## Your instructions
Among the records that follow, set down only the lines from the one containing "Tense is marked by a prefix: remote" to the one containing "tense, then voice.", both included, exactly.

(Stored items from a collection)
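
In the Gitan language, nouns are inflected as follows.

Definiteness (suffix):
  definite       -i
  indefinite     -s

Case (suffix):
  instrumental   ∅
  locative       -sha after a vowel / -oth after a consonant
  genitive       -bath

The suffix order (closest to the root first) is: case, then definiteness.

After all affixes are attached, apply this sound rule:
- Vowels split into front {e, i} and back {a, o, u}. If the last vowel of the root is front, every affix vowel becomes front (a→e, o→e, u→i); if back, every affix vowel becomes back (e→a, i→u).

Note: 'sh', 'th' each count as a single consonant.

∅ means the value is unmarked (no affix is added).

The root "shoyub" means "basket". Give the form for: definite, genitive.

Attach case genitive -bath → shoyubbath.
Attach definiteness definite -i → shoyubbathi.
Apply vowel harmony: shoyubbathi → shoyubbathu.

shoyubbathu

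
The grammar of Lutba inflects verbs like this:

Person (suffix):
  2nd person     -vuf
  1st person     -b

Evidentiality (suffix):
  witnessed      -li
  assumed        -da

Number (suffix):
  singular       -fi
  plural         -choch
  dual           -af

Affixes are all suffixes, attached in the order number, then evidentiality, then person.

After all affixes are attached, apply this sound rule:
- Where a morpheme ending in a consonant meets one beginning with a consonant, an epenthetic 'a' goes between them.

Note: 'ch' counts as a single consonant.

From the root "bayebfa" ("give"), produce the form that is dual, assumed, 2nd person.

Attach number dual -af → bayebfaaf.
Attach evidentiality assumed -da → bayebfaafda.
Attach person 2nd person -vuf → bayebfaafdavuf.
Apply epenthesis: bayebfaafdavuf → bayebfaafadavuf.

bayebfaafadavuf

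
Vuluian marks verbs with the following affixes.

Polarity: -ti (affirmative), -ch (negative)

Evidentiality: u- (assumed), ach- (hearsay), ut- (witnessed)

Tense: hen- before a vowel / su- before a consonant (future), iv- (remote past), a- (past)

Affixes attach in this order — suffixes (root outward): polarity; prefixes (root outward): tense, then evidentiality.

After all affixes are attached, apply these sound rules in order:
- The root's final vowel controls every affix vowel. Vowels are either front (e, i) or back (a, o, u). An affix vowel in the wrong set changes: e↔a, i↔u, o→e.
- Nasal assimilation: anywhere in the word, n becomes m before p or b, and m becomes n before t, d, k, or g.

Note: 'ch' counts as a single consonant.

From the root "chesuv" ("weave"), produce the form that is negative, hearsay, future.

achsuchesuvch

Attach polarity negative -ch → chesuvch.
Attach tense future su- (before consonant 'ch') → suchesuvch.
Attach evidentiality hearsay ach- → achsuchesuvch.
Vowel harmony: no change.
Nasal assimilation: no change.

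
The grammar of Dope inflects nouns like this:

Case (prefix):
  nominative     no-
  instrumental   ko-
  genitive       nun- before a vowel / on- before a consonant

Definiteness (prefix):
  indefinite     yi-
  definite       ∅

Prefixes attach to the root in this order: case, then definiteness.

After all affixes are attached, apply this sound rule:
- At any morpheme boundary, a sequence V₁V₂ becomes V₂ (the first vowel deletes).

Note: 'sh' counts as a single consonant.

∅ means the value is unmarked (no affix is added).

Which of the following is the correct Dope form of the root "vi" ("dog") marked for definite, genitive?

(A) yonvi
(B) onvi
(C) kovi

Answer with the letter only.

Attach case genitive on- (before consonant 'v') → onvi.
definiteness = definite: zero marking, form stays onvi.
Vowel deletion: no change.
So the correct form is onvi, option (B).
(C) kovi is wrong: it uses instrumental instead of genitive for case.
(A) yonvi is wrong: it uses indefinite instead of definite for definiteness.

B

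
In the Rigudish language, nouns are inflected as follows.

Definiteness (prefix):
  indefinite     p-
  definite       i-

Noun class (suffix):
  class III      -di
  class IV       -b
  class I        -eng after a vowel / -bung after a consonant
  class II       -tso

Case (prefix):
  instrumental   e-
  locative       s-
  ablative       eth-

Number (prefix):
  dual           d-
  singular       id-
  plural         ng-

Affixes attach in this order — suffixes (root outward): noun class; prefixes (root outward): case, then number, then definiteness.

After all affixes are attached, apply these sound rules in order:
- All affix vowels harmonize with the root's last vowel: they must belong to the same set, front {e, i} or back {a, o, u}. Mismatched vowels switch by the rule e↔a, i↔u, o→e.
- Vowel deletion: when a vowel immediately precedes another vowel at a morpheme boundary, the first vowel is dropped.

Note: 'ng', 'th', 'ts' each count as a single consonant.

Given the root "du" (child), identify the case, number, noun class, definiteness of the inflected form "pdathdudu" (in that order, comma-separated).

ablative, dual, class III, indefinite

Segment: p-d-eth-du-di.
case: eth- → ablative.
number: d- → dual.
noun class: -di → class III.
definiteness: p- → indefinite.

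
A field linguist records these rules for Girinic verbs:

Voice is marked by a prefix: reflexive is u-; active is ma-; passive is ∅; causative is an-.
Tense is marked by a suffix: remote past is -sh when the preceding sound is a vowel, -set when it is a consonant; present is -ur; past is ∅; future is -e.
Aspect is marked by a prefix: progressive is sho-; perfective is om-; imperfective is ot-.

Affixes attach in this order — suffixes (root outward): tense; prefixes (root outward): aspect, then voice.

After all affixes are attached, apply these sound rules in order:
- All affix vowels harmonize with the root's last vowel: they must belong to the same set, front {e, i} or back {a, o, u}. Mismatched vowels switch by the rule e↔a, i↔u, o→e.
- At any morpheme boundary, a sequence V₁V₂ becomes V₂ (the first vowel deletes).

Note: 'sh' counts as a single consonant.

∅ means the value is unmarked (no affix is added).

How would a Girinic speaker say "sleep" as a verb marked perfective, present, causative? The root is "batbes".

enembatbesir

Attach aspect perfective om- → ombatbes.
Attach voice causative an- → anombatbes.
Attach tense present -ur → anombatbesur.
Apply vowel harmony: anombatbesur → enembatbesir.
Vowel deletion: no change.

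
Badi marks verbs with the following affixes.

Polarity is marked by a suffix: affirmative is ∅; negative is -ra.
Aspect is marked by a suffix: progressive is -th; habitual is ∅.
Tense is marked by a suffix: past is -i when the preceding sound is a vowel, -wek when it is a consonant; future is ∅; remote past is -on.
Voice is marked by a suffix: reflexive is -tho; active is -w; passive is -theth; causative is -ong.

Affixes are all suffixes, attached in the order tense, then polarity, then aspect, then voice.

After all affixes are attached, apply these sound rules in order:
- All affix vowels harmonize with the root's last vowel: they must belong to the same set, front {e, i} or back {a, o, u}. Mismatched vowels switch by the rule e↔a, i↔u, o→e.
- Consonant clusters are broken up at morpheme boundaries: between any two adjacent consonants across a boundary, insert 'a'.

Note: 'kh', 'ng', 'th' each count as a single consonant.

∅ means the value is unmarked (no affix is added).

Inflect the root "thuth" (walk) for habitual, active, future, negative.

tense = future: zero marking, form stays thuth.
Attach polarity negative -ra → thuthra.
aspect = habitual: zero marking, form stays thuthra.
Attach voice active -w → thuthraw.
Vowel harmony: no change.
Apply epenthesis: thuthraw → thutharaw.

thutharaw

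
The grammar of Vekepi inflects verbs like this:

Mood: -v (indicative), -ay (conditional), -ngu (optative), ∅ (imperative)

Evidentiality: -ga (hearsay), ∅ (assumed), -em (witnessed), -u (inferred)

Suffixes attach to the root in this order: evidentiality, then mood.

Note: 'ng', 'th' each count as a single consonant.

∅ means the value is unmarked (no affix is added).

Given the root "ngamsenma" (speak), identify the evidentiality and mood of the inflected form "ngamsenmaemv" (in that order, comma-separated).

Segment: ngamsenma-em-v.
evidentiality: -em → witnessed.
mood: -v → indicative.

witnessed, indicative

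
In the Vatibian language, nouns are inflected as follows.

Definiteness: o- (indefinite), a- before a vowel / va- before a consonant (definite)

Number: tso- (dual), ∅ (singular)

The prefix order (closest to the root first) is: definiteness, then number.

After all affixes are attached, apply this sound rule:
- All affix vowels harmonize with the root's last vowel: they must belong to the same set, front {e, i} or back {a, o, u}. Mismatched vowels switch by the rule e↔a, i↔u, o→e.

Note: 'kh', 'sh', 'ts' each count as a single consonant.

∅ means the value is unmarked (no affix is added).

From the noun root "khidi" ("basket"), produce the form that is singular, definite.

vekhidi

Attach definiteness definite va- (before consonant 'kh') → vakhidi.
number = singular: zero marking, form stays vakhidi.
Apply vowel harmony: vakhidi → vekhidi.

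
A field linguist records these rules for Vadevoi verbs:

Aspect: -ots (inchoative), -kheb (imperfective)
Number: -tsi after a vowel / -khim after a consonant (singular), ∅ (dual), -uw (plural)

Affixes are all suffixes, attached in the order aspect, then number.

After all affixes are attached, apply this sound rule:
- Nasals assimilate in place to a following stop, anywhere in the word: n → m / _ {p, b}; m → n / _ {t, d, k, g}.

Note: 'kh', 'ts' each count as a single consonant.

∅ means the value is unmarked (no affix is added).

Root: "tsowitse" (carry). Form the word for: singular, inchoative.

tsowitseotskhim

Attach aspect inchoative -ots → tsowitseots.
Attach number singular -khim (after consonant 'ts') → tsowitseotskhim.
Nasal assimilation: no change.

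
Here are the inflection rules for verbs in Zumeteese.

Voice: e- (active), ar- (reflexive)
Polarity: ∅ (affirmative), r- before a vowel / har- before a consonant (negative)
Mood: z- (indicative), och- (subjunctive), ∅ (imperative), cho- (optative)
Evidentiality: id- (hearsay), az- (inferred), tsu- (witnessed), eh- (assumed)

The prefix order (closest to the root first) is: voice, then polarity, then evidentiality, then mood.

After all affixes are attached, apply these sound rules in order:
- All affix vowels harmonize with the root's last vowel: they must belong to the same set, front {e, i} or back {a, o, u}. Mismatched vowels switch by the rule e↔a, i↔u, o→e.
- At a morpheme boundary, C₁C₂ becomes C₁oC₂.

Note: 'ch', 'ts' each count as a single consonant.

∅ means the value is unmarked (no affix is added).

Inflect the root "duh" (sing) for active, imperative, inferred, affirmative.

azaduh

Attach voice active e- → eduh.
polarity = affirmative: zero marking, form stays eduh.
Attach evidentiality inferred az- → azeduh.
mood = imperative: zero marking, form stays azeduh.
Apply vowel harmony: azeduh → azaduh.
Epenthesis: no change.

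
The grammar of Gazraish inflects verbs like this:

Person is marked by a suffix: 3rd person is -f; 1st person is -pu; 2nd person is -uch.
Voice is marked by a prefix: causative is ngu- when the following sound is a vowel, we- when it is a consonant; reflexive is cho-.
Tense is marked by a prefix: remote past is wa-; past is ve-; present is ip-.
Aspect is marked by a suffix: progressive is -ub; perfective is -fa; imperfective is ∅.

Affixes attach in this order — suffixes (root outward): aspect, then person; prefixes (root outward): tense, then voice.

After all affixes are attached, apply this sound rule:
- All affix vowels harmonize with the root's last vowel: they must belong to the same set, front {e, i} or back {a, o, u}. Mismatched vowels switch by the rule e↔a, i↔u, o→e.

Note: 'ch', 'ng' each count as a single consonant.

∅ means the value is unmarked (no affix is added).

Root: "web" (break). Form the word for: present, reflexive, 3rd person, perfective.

Attach aspect perfective -fa → webfa.
Attach person 3rd person -f → webfaf.
Attach tense present ip- → ipwebfaf.
Attach voice reflexive cho- → choipwebfaf.
Apply vowel harmony: choipwebfaf → cheipwebfef.

cheipwebfef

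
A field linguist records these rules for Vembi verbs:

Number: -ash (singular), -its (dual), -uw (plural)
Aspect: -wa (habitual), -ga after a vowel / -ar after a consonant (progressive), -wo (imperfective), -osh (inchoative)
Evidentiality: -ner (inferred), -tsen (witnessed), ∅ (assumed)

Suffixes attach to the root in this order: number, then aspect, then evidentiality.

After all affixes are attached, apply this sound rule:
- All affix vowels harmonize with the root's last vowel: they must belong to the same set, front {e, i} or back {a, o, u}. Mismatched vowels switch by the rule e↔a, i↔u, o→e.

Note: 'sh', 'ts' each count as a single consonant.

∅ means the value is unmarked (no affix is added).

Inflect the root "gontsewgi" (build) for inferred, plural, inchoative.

Attach number plural -uw → gontsewgiuw.
Attach aspect inchoative -osh → gontsewgiuwosh.
Attach evidentiality inferred -ner → gontsewgiuwoshner.
Apply vowel harmony: gontsewgiuwoshner → gontsewgiiweshner.

gontsewgiiweshner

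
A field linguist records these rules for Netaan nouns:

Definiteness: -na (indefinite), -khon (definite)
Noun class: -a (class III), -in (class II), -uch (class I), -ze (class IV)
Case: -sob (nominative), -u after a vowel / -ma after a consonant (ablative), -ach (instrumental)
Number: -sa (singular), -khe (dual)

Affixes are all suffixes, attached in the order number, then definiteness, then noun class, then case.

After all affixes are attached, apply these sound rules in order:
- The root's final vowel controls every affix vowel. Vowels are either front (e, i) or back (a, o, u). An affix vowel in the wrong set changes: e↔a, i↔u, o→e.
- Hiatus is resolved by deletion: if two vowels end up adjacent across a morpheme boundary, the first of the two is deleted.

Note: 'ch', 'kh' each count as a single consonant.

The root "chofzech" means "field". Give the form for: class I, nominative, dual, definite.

Attach number dual -khe → chofzechkhe.
Attach definiteness definite -khon → chofzechkhekhon.
Attach noun class class I -uch → chofzechkhekhonuch.
Attach case nominative -sob → chofzechkhekhonuchsob.
Apply vowel harmony: chofzechkhekhonuchsob → chofzechkhekhenichseb.
Vowel deletion: no change.

chofzechkhekhenichseb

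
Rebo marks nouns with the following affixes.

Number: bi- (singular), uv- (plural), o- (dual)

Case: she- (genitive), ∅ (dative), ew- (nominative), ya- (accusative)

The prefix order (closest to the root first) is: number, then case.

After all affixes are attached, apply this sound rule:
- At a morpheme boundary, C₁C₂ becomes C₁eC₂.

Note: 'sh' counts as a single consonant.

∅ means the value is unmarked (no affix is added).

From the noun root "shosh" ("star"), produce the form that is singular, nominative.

ewebishosh

Attach number singular bi- → bishosh.
Attach case nominative ew- → ewbishosh.
Apply epenthesis: ewbishosh → ewebishosh.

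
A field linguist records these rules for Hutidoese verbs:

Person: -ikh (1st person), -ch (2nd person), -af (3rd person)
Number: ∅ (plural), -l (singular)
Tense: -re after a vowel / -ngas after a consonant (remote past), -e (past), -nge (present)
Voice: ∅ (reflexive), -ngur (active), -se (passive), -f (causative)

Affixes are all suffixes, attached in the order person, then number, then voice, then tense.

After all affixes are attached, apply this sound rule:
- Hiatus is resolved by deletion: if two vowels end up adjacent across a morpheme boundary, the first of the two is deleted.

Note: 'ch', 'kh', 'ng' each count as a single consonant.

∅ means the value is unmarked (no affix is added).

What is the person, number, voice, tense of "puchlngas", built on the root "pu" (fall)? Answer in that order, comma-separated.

2nd person, singular, reflexive, remote past

Segment: pu-ch-l-ngas.
person: -ch → 2nd person.
number: -l → singular.
voice: ∅ → reflexive.
tense: -re/ngas → remote past.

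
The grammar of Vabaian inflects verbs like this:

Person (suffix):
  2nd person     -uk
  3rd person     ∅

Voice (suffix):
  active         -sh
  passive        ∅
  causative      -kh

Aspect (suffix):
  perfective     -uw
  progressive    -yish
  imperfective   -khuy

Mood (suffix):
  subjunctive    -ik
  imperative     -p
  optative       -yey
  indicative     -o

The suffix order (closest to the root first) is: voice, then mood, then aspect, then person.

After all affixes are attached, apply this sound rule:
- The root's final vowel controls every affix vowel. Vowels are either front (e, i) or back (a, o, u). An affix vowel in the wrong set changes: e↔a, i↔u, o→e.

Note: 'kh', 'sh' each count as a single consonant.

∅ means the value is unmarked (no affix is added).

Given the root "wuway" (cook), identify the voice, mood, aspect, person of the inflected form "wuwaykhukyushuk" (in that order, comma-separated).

causative, subjunctive, progressive, 2nd person

Segment: wuway-kh-ik-yish-uk.
voice: -kh → causative.
mood: -ik → subjunctive.
aspect: -yish → progressive.
person: -uk → 2nd person.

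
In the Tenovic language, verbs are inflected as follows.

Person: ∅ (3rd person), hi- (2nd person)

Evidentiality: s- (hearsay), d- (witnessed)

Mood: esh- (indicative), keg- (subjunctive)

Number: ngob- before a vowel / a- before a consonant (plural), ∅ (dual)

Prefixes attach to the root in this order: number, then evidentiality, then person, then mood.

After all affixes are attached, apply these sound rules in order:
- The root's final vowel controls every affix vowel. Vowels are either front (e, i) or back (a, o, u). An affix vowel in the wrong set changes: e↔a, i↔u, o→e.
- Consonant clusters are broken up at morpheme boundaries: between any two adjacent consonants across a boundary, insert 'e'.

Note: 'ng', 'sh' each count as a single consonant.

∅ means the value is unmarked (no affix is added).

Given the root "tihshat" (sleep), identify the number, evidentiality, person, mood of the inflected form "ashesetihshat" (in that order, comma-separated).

dual, hearsay, 3rd person, indicative

Segment: esh-s-tihshat.
number: ∅ → dual.
evidentiality: s- → hearsay.
person: ∅ → 3rd person.
mood: esh- → indicative.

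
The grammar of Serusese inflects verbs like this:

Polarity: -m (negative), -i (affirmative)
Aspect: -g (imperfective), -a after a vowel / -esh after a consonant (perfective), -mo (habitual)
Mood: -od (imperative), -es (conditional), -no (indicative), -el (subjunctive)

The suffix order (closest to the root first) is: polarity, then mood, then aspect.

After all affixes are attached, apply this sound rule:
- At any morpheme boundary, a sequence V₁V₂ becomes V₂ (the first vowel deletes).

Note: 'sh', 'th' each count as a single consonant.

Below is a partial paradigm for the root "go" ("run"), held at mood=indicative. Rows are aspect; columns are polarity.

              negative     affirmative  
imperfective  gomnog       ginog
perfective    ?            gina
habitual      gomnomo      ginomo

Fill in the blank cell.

Attach polarity negative -m → gom.
Attach mood indicative -no → gomno.
Attach aspect perfective -a (after vowel 'o') → gomnoa.
Apply vowel deletion: gomnoa → gomna.

gomna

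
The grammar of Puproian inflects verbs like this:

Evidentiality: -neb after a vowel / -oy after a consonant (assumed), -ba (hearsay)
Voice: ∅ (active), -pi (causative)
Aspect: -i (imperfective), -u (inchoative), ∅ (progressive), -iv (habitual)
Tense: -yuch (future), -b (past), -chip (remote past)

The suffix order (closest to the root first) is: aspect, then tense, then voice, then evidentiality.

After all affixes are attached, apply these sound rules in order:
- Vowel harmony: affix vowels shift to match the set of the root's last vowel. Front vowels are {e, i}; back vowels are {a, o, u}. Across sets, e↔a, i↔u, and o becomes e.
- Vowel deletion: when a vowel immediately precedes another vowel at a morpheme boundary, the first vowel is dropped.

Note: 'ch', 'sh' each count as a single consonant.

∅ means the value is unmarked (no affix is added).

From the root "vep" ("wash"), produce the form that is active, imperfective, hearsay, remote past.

Attach aspect imperfective -i → vepi.
Attach tense remote past -chip → vepichip.
voice = active: zero marking, form stays vepichip.
Attach evidentiality hearsay -ba → vepichipba.
Apply vowel harmony: vepichipba → vepichipbe.
Vowel deletion: no change.

vepichipbe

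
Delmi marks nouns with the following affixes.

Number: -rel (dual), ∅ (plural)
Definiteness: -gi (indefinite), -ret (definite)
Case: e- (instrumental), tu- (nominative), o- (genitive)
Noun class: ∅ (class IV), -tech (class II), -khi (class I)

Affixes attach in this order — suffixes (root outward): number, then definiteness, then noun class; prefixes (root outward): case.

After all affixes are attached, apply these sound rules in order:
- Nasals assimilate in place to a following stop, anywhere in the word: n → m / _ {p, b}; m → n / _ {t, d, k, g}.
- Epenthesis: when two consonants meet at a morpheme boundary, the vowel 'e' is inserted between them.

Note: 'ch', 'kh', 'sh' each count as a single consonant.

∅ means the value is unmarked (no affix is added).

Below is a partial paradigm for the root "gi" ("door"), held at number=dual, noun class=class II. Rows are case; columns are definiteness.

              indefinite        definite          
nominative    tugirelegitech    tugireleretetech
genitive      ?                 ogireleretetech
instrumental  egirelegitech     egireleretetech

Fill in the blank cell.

Attach number dual -rel → girel.
Attach definiteness indefinite -gi → girelgi.
Attach case genitive o- → ogirelgi.
Attach noun class class II -tech → ogirelgitech.
Nasal assimilation: no change.
Apply epenthesis: ogirelgitech → ogirelegitech.

ogirelegitech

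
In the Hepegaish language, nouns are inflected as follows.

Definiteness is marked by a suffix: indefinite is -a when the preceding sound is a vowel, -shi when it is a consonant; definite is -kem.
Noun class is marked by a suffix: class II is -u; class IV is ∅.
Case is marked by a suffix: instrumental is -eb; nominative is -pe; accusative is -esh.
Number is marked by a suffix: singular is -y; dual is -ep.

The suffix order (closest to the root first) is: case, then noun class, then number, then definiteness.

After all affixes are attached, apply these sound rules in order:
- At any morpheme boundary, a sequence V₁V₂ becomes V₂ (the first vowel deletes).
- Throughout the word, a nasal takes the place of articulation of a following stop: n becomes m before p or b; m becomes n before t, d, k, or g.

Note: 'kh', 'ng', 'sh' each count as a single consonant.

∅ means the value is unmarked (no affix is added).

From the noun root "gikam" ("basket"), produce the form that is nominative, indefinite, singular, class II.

Attach case nominative -pe → gikampe.
Attach noun class class II -u → gikampeu.
Attach number singular -y → gikampeuy.
Attach definiteness indefinite -shi (after consonant 'y') → gikampeuyshi.
Apply vowel deletion: gikampeuyshi → gikampuyshi.
Nasal assimilation: no change.

gikampuyshi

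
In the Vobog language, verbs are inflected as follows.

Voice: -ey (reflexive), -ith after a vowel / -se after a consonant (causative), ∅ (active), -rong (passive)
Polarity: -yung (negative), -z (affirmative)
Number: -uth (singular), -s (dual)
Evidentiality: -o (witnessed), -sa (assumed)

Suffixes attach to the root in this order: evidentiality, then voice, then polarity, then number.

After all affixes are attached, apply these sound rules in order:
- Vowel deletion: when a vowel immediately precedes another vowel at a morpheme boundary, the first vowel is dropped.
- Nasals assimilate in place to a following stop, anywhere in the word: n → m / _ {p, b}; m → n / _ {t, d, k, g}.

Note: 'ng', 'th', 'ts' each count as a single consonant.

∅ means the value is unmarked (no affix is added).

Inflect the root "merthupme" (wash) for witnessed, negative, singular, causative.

merthupmithyunguth

Attach evidentiality witnessed -o → merthupmeo.
Attach voice causative -ith (after vowel 'o') → merthupmeoith.
Attach polarity negative -yung → merthupmeoithyung.
Attach number singular -uth → merthupmeoithyunguth.
Apply vowel deletion: merthupmeoithyunguth → merthupmithyunguth.
Nasal assimilation: no change.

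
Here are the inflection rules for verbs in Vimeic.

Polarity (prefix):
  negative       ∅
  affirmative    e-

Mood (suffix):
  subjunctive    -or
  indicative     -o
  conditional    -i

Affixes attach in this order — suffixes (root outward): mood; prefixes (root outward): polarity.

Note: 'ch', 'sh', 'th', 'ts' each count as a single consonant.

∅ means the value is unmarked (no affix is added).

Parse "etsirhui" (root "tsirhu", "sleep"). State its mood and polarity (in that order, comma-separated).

Segment: e-tsirhu-i.
mood: -i → conditional.
polarity: e- → affirmative.

conditional, affirmative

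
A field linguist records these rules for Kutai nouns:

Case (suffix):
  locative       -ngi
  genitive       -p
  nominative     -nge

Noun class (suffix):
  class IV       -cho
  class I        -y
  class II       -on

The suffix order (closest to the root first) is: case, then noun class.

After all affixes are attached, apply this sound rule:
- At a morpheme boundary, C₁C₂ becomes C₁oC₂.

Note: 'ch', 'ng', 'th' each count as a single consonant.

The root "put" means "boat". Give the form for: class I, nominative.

Attach case nominative -nge → putnge.
Attach noun class class I -y → putngey.
Apply epenthesis: putngey → putongey.

putongey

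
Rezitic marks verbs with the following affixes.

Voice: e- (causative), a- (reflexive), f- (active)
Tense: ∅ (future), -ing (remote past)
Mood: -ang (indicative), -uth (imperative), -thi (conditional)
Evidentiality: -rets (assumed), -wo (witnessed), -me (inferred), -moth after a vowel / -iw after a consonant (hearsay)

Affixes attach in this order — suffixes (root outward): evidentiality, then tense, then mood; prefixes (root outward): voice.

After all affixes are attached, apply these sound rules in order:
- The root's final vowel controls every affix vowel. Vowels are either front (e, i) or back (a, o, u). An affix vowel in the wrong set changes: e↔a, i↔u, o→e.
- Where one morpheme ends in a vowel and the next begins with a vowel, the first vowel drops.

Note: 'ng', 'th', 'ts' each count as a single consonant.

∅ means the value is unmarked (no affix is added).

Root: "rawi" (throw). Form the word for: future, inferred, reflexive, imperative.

erawimith

Attach evidentiality inferred -me → rawime.
tense = future: zero marking, form stays rawime.
Attach voice reflexive a- → arawime.
Attach mood imperative -uth → arawimeuth.
Apply vowel harmony: arawimeuth → erawimeith.
Apply vowel deletion: erawimeith → erawimith.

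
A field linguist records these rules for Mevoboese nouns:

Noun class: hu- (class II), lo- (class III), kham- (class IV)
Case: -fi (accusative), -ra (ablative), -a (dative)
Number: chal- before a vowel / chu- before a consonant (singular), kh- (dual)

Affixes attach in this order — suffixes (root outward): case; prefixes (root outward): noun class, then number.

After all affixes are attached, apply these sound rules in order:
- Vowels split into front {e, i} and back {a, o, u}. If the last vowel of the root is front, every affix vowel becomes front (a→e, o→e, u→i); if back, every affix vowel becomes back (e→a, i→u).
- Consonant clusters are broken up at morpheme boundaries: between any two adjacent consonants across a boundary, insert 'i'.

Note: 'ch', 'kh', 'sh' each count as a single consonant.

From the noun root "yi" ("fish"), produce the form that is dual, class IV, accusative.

khikhemiyifi

Attach noun class class IV kham- → khamyi.
Attach case accusative -fi → khamyifi.
Attach number dual kh- → khkhamyifi.
Apply vowel harmony: khkhamyifi → khkhemyifi.
Apply epenthesis: khkhemyifi → khikhemiyifi.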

## Reply to the task
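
Tense is marked by a prefix: remote past is wa-; past is ve-; present is ip-.
Aspect is marked by a suffix: progressive is -ub; perfective is -fa; imperfective is ∅.

Affixes attach in this order — suffixes (root outward): aspect, then person; prefixes (root outward): tense, then voice.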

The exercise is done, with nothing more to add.